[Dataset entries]
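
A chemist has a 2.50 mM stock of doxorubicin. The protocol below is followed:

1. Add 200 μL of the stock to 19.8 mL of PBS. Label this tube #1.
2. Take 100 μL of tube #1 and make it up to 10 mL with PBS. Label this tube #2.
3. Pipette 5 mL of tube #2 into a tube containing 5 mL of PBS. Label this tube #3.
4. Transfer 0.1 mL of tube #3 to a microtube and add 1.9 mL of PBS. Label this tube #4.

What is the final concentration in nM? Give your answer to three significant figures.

6.25 nM

Step 1: 200 μL + 19.8 mL = 20000 μL total → factor 20000/200 = 100
Step 2: 100 μL brought to 10 mL → factor 10000/100 = 100
Step 3: 5 mL + 5 mL = 10 mL total → factor 10/5 = 2
Step 4: 0.1 mL + 1.9 mL = 2 mL total → factor 2/0.1 = 20
Overall dilution factor = 100 × 100 × 2 × 20 = 4 × 10^5
Final = 2.50 mM / 4 × 10^5 = 6.250 × 10^-6 mM = 6.25 nM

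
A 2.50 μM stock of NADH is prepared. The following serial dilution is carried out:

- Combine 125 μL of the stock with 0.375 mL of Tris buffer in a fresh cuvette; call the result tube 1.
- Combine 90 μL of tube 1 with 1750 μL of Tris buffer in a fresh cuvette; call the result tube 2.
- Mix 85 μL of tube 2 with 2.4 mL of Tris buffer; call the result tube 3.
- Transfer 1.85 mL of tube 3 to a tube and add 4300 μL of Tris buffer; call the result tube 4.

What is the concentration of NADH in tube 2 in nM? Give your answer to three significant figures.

30.6 nM

Step 1: 125 μL + 0.375 mL = 500 μL total → factor 500/125 = 4
Step 2: 90 μL + 1750 μL = 1840 μL total → factor 1840/90 = 20.444
Dilution factor through tube 2 = 4 × 20.444 = 81.778
[tube 2] = 2.50 μM / 81.778 = 0.03057 μM = 30.6 nM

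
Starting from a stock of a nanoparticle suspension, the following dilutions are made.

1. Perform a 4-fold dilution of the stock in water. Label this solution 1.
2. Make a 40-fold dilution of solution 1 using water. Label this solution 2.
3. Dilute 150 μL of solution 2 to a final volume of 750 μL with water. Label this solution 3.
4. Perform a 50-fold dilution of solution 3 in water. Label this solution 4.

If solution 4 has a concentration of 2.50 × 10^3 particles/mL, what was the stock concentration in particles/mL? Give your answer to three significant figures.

Step 1: 4-fold → factor 4
Step 2: 40-fold → factor 40
Step 3: 150 μL brought to 750 μL → factor 750/150 = 5
Step 4: 50-fold → factor 50
Overall dilution factor = 4 × 40 × 5 × 50 = 40000
Stock = 2.50 × 10^3 particles/mL × 40000 = 1.00 × 10^8 particles/mL

1.00 × 10^8 particles/mL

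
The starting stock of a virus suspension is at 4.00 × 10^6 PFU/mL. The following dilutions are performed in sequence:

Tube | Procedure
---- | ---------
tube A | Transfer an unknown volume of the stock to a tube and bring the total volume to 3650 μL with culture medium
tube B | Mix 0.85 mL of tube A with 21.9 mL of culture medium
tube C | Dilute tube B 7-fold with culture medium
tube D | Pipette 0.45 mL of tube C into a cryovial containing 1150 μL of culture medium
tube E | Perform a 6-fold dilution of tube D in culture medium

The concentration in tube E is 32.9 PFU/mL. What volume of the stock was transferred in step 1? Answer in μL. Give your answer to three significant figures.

120 μL

Step 1: v brought to 3650 μL → factor = 3650 μL/v
Step 2: 0.85 mL + 21.9 mL = 22.75 mL total → factor 22.75/0.85 = 26.765
Step 3: 7-fold → factor 7
Step 4: 0.45 mL + 1150 μL = 1.6 mL total → factor 1.6/0.45 = 3.5556
Step 5: 6-fold → factor 6
Product of known-step factors = 3996.9
Overall factor = 4.00 × 10^6 PFU/mL / (32.9 PFU/mL) = 1.2158 × 10^5
Step-1 factor = 1.2158 × 10^5 / 3996.9 = 30.419
v = 3650 μL / 30.419 = 120 μL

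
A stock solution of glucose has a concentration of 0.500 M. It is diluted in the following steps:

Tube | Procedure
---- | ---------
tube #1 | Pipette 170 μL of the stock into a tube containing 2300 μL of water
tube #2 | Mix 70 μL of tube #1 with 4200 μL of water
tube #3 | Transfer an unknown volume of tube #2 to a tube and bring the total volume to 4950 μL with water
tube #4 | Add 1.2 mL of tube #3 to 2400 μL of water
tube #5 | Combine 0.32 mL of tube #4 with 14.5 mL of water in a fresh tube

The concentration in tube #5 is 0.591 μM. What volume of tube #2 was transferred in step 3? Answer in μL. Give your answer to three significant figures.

720 μL

Step 1: 170 μL + 2300 μL = 2470 μL total → factor 2470/170 = 14.529
Step 2: 70 μL + 4200 μL = 4270 μL total → factor 4270/70 = 61
Step 3: v brought to 4950 μL → factor = 4950 μL/v
Step 4: 1.2 mL + 2400 μL = 3.6 mL total → factor 3.6/1.2 = 3
Step 5: 0.32 mL + 14.5 mL = 14.82 mL total → factor 14.82/0.32 = 46.312
Product of known-step factors = 1.2314 × 10^5
Overall factor = 0.500 M / (0.591 μM) = 8.4602 × 10^5
Step-3 factor = 8.4602 × 10^5 / 1.2314 × 10^5 = 6.8704
v = 4950 μL / 6.8704 = 720 μL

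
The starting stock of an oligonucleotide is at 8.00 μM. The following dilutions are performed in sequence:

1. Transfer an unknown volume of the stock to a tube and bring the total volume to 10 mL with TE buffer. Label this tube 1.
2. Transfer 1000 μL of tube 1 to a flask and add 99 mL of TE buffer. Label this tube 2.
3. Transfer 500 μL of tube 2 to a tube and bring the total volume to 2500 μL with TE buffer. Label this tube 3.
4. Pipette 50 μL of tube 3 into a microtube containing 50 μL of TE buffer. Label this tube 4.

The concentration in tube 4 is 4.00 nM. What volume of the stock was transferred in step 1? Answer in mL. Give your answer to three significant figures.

Step 1: v brought to 10 mL → factor = 10 mL/v
Step 2: 1000 μL + 99 mL = 1 × 10^5 μL total → factor 1 × 10^5/1000 = 100
Step 3: 500 μL brought to 2500 μL → factor 2500/500 = 5
Step 4: 50 μL + 50 μL = 100 μL total → factor 100/50 = 2
Product of known-step factors = 1000
Overall factor = 8.00 μM / (4.00 nM) = 2000
Step-1 factor = 2000 / 1000 = 2
v = 10 mL / 2 = 5.00 mL

5.00 mL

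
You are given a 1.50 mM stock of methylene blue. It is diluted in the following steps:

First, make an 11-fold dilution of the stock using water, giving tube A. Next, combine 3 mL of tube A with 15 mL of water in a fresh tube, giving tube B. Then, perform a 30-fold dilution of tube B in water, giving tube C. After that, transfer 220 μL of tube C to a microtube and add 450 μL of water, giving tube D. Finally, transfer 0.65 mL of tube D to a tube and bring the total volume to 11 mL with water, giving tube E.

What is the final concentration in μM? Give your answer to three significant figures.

Step 1: 11-fold → factor 11
Step 2: 3 mL + 15 mL = 18 mL total → factor 18/3 = 6
Step 3: 30-fold → factor 30
Step 4: 220 μL + 450 μL = 670 μL total → factor 670/220 = 3.0455
Step 5: 0.65 mL brought to 11 mL → factor 11/0.65 = 16.923
Overall dilution factor = 11 × 6 × 30 × 3.0455 × 16.923 = 1.0205 × 10^5
Final = 1.50 mM / 1.0205 × 10^5 = 1.470 × 10^-5 mM = 0.0147 μM

0.0147 μM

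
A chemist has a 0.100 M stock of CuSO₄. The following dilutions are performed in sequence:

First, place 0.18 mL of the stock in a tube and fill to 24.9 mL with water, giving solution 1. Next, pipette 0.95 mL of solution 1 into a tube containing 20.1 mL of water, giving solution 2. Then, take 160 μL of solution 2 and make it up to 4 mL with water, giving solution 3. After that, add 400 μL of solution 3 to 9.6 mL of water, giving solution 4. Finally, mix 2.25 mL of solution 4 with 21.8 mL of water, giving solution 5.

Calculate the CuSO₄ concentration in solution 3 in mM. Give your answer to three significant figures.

0.00130 mM

Step 1: 0.18 mL brought to 24.9 mL → factor 24.9/0.18 = 138.33
Step 2: 0.95 mL + 20.1 mL = 21.05 mL total → factor 21.05/0.95 = 22.158
Step 3: 160 μL brought to 4 mL → factor 4000/160 = 25
Dilution factor through solution 3 = 138.33 × 22.158 × 25 = 76629
[solution 3] = 0.100 M / 76629 = 1.305 × 10^-6 M = 0.00130 mM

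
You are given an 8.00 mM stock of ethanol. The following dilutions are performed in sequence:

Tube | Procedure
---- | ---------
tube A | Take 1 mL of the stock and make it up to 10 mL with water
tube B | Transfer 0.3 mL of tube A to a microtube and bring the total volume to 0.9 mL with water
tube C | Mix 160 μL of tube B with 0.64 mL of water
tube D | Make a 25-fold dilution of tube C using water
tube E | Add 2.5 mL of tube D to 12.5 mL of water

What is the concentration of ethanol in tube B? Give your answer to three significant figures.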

**Work instruction**
Start with the first line of the data and print every line exactly. The line containing "A 2.50 μM stock" is the last one to include.

**Output for this task**
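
A chemist has a 2.50 mM stock of doxorubicin. The protocol below is followed:

1. Add 200 μL of the stock to 19.8 mL of PBS. Label this tube #1.
2. Take 100 μL of tube #1 and make it up to 10 mL with PBS. Label this tube #2.
3. Pipette 5 mL of tube #2 into a tube containing 5 mL of PBS. Label this tube #3.
4. Transfer 0.1 mL of tube #3 to a microtube and add 1.9 mL of PBS. Label this tube #4.

What is the final concentration in nM? Give your answer to three significant figures.

6.25 nM

Step 1: 200 μL + 19.8 mL = 20000 μL total → factor 20000/200 = 100
Step 2: 100 μL brought to 10 mL → factor 10000/100 = 100
Step 3: 5 mL + 5 mL = 10 mL total → factor 10/5 = 2
Step 4: 0.1 mL + 1.9 mL = 2 mL total → factor 2/0.1 = 20
Overall dilution factor = 100 × 100 × 2 × 20 = 4 × 10^5
Final = 2.50 mM / 4 × 10^5 = 6.250 × 10^-6 mM = 6.25 nM

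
A 2.50 μM stock of NADH is prepared. The following serial dilution is carried out: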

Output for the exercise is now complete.